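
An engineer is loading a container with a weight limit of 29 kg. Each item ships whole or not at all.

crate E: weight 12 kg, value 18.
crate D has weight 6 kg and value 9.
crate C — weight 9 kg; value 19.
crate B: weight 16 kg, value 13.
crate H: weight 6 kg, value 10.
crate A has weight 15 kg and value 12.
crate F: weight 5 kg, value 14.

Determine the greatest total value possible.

52

This is a 0-1 knapsack instance.
Allowing fractional choices, the relaxed optimum would be about 56.5, but items are indivisible.
crate E + crate D + crate H + crate F: weight 12 + 6 + 6 + 5 = 29 ≤ 29, value 18 + 9 + 10 + 14 = 51.
crate E + crate C + crate F: weight 12 + 9 + 5 = 26 ≤ 29, value 18 + 19 + 14 = 51.
crate D + crate C + crate H + crate F: weight 6 + 9 + 6 + 5 = 26 ≤ 29, value 9 + 19 + 10 + 14 = 52.
Best is crate D, crate C, crate H, and crate F with total value 52.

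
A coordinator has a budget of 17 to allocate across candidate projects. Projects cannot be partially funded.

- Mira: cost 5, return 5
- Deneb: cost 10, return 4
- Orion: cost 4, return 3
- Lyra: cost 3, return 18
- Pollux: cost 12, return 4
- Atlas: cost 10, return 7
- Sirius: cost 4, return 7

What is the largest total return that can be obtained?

Treat it as a binary knapsack problem.
Lyra + Atlas + Sirius: cost 3 + 10 + 4 = 17 ≤ 17, return 18 + 7 + 7 = 32.
Mira + Orion + Lyra + Sirius: cost 5 + 4 + 3 + 4 = 16 ≤ 17, return 5 + 3 + 18 + 7 = 33.
Mira + Lyra + Sirius: cost 5 + 3 + 4 = 12 ≤ 17, return 5 + 18 + 7 = 30.
Best is Mira, Orion, Lyra, and Sirius with total return 33.

33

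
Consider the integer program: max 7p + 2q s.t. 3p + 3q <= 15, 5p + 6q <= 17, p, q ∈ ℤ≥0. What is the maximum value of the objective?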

## Work task
Each line from the beginning of the listing up to the line where "- Sirius: cost 4, return 7" appears needs to be given again exactly; please add nothing else.

## Answer area
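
An engineer is loading a container with a weight limit of 29 kg. Each item ships whole or not at all.

crate E: weight 12 kg, value 18.
crate D has weight 6 kg and value 9.
crate C — weight 9 kg; value 19.
crate B: weight 16 kg, value 13.
crate H: weight 6 kg, value 10.
crate A has weight 15 kg and value 12.
crate F: weight 5 kg, value 14.

Determine the greatest total value possible.

52

This is a 0-1 knapsack instance.
Allowing fractional choices, the relaxed optimum would be about 56.5, but items are indivisible.
crate E + crate D + crate H + crate F: weight 12 + 6 + 6 + 5 = 29 ≤ 29, value 18 + 9 + 10 + 14 = 51.
crate E + crate C + crate F: weight 12 + 9 + 5 = 26 ≤ 29, value 18 + 19 + 14 = 51.
crate D + crate C + crate H + crate F: weight 6 + 9 + 6 + 5 = 26 ≤ 29, value 9 + 19 + 10 + 14 = 52.
Best is crate D, crate C, crate H, and crate F with total value 52.

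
A coordinator has a budget of 17 to allocate across candidate projects. Projects cannot be partially funded.

- Mira: cost 5, return 5
- Deneb: cost 10, return 4
- Orion: cost 4, return 3
- Lyra: cost 3, return 18
- Pollux: cost 12, return 4
- Atlas: cost 10, return 7
- Sirius: cost 4, return 7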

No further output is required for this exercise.